Recorded data:
# # # # #
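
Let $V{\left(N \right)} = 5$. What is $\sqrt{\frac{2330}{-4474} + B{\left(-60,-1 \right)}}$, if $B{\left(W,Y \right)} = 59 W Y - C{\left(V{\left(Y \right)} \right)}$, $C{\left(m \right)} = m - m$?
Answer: $\frac{\sqrt{17712152155}}{2237} \approx 59.494$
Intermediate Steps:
$C{\left(m \right)} = 0$
$B{\left(W,Y \right)} = 59 W Y$ ($B{\left(W,Y \right)} = 59 W Y - 0 = 59 W Y + 0 = 59 W Y$)
$\sqrt{\frac{2330}{-4474} + B{\left(-60,-1 \right)}} = \sqrt{\frac{2330}{-4474} + 59 \left(-60\right) \left(-1\right)} = \sqrt{2330 \left(- \frac{1}{4474}\right) + 3540} = \sqrt{- \frac{1165}{2237} + 3540} = \sqrt{\frac{7917815}{2237}} = \frac{\sqrt{17712152155}}{2237}$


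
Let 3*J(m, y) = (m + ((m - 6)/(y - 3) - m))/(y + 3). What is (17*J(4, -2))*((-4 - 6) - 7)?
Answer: -578/15 ≈ -38.533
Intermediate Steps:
J(m, y) = (-6 + m)/(3*(-3 + y)*(3 + y)) (J(m, y) = ((m + ((m - 6)/(y - 3) - m))/(y + 3))/3 = ((m + ((-6 + m)/(-3 + y) - m))/(3 + y))/3 = ((m + (-m + (-6 + m)/(-3 + y)))/(3 + y))/3 = (((-6 + m)/(-3 + y))/(3 + y))/3 = ((-6 + m)/((-3 + y)*(3 + y)))/3 = (-6 + m)/(3*(-3 + y)*(3 + y)))
(17*J(4, -2))*((-4 - 6) - 7) = (17*((-6 + 4)/(3*(-9 + (-2)²))))*((-4 - 6) - 7) = (17*((⅓)*(-2)/(-9 + 4)))*(-10 - 7) = (17*((⅓)*(-2)/(-5)))*(-17) = (17*((⅓)*(-⅕)*(-2)))*(-17) = (17*(2/15))*(-17) = (34/15)*(-17) = -578/15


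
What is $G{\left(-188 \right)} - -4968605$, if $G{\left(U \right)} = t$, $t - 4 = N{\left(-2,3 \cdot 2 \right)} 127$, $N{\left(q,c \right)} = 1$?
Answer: $4968736$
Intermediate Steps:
$t = 131$ ($t = 4 + 1 \cdot 127 = 4 + 127 = 131$)
$G{\left(U \right)} = 131$
$G{\left(-188 \right)} - -4968605 = 131 - -4968605 = 131 + 4968605 = 4968736$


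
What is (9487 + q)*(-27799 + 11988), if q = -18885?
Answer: 148591778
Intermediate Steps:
(9487 + q)*(-27799 + 11988) = (9487 - 18885)*(-27799 + 11988) = -9398*(-15811) = 148591778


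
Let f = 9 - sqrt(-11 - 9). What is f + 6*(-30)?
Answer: -171 - 2*I*sqrt(5) ≈ -171.0 - 4.4721*I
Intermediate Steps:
f = 9 - 2*I*sqrt(5) (f = 9 - sqrt(-20) = 9 - 2*I*sqrt(5) ≈ 9.0 - 4.4721*I)
f + 6*(-30) = (9 - 2*I*sqrt(5)) + 6*(-30) = (9 - 2*I*sqrt(5)) - 180 = -171 - 2*I*sqrt(5)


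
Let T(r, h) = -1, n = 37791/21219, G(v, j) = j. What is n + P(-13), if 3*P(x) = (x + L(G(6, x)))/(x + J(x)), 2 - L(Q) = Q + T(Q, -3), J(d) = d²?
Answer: 1972205/1103388 ≈ 1.7874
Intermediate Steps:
n = 12597/7073 (n = 37791*(1/21219) = 12597/7073 ≈ 1.7810)
L(Q) = 3 - Q (L(Q) = 2 - (Q - 1) = 2 - (-1 + Q) = 2 + (1 - Q) = 3 - Q)
P(x) = 1/(x + x²) (P(x) = ((x + (3 - x))/(x + x²))/3 = (3/(x + x²))/3 = 1/(x + x²))
n + P(-13) = 12597/7073 + 1/((-13)*(1 - 13)) = 12597/7073 - 1/13/(-12) = 12597/7073 - 1/13*(-1/12) = 12597/7073 + 1/156 = 1972205/1103388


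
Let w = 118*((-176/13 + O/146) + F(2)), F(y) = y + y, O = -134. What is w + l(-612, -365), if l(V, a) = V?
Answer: -1751702/949 ≈ -1845.8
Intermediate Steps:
F(y) = 2*y
w = -1170914/949 (w = 118*((-176/13 - 134/146) + 2*2) = 118*((-176*1/13 - 134*1/146) + 4) = 118*((-176/13 - 67/73) + 4) = 118*(-13719/949 + 4) = 118*(-9923/949) = -1170914/949 ≈ -1233.8)
w + l(-612, -365) = -1170914/949 - 612 = -1751702/949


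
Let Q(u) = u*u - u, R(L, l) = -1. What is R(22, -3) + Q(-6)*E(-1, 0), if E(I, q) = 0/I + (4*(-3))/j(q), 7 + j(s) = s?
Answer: 71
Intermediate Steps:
j(s) = -7 + s
Q(u) = u² - u
E(I, q) = -12/(-7 + q) (E(I, q) = 0/I + (4*(-3))/(-7 + q) = 0 - 12/(-7 + q) = -12/(-7 + q))
R(22, -3) + Q(-6)*E(-1, 0) = -1 + (-6*(-1 - 6))*(-12/(-7 + 0)) = -1 + (-6*(-7))*(-12/(-7)) = -1 + 42*(-12*(-⅐)) = -1 + 42*(12/7) = -1 + 72 = 71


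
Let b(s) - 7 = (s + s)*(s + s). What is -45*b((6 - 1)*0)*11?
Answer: -3465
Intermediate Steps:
b(s) = 7 + 4*s² (b(s) = 7 + (s + s)*(s + s) = 7 + (2*s)*(2*s) = 7 + 4*s²)
-45*b((6 - 1)*0)*11 = -45*(7 + 4*((6 - 1)*0)²)*11 = -45*(7 + 4*(5*0)²)*11 = -45*(7 + 4*0²)*11 = -45*(7 + 4*0)*11 = -45*(7 + 0)*11 = -45*7*11 = -315*11 = -3465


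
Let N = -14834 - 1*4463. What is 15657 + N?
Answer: -3640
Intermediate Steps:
N = -19297 (N = -14834 - 4463 = -19297)
15657 + N = 15657 - 19297 = -3640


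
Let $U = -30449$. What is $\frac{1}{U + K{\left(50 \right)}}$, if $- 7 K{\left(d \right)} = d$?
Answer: $- \frac{7}{213193} \approx -3.2834 \cdot 10^{-5}$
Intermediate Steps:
$K{\left(d \right)} = - \frac{d}{7}$
$\frac{1}{U + K{\left(50 \right)}} = \frac{1}{-30449 - \frac{50}{7}} = \frac{1}{- \frac{213193}{7}} = - \frac{7}{213193}$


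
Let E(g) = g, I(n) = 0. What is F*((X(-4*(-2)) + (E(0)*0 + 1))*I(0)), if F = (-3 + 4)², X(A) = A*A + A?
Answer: 0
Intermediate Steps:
X(A) = A + A² (X(A) = A² + A = A + A²)
F = 1 (F = 1² = 1)
F*((X(-4*(-2)) + (E(0)*0 + 1))*I(0)) = 1*(((-4*(-2))*(1 - 4*(-2)) + (0*0 + 1))*0) = 1*((8*(1 + 8) + (0 + 1))*0) = 1*((8*9 + 1)*0) = 1*((72 + 1)*0) = 1*(73*0) = 1*0 = 0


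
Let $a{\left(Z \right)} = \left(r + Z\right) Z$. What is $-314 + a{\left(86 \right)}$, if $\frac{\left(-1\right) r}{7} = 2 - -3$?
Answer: $4072$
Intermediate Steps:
$r = -35$ ($r = - 7 \left(2 - -3\right) = - 7 \left(2 + 3\right) = \left(-7\right) 5 = -35$)
$a{\left(Z \right)} = Z \left(-35 + Z\right)$ ($a{\left(Z \right)} = \left(-35 + Z\right) Z = Z \left(-35 + Z\right)$)
$-314 + a{\left(86 \right)} = -314 + 86 \left(-35 + 86\right) = -314 + 86 \cdot 51 = -314 + 4386 = 4072$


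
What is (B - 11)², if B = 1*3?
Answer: 64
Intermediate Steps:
B = 3
(B - 11)² = (3 - 11)² = (-8)² = 64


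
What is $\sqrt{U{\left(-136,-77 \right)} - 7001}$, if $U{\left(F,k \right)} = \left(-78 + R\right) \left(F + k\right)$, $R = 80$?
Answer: $i \sqrt{7427} \approx 86.18 i$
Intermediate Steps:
$U{\left(F,k \right)} = 2 F + 2 k$ ($U{\left(F,k \right)} = \left(-78 + 80\right) \left(F + k\right) = 2 \left(F + k\right) = 2 F + 2 k$)
$\sqrt{U{\left(-136,-77 \right)} - 7001} = \sqrt{\left(2 \left(-136\right) + 2 \left(-77\right)\right) - 7001} = \sqrt{\left(-272 - 154\right) - 7001} = \sqrt{-426 - 7001} = \sqrt{-7427} = i \sqrt{7427}$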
# # # # #
» ACTIVITY:
Once the line containing "Answer: -578/15 ≈ -38.533" has been written out, please stop; every line before it, back to the first line of the records above, should be given exactly.

» TASK ANSWER:
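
Let $V{\left(N \right)} = 5$. What is $\sqrt{\frac{2330}{-4474} + B{\left(-60,-1 \right)}}$, if $B{\left(W,Y \right)} = 59 W Y - C{\left(V{\left(Y \right)} \right)}$, $C{\left(m \right)} = m - m$?
Answer: $\frac{\sqrt{17712152155}}{2237} \approx 59.494$
Intermediate Steps:
$C{\left(m \right)} = 0$
$B{\left(W,Y \right)} = 59 W Y$ ($B{\left(W,Y \right)} = 59 W Y - 0 = 59 W Y + 0 = 59 W Y$)
$\sqrt{\frac{2330}{-4474} + B{\left(-60,-1 \right)}} = \sqrt{\frac{2330}{-4474} + 59 \left(-60\right) \left(-1\right)} = \sqrt{2330 \left(- \frac{1}{4474}\right) + 3540} = \sqrt{- \frac{1165}{2237} + 3540} = \sqrt{\frac{7917815}{2237}} = \frac{\sqrt{17712152155}}{2237}$


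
Let 3*J(m, y) = (m + ((m - 6)/(y - 3) - m))/(y + 3). What is (17*J(4, -2))*((-4 - 6) - 7)?
Answer: -578/15 ≈ -38.533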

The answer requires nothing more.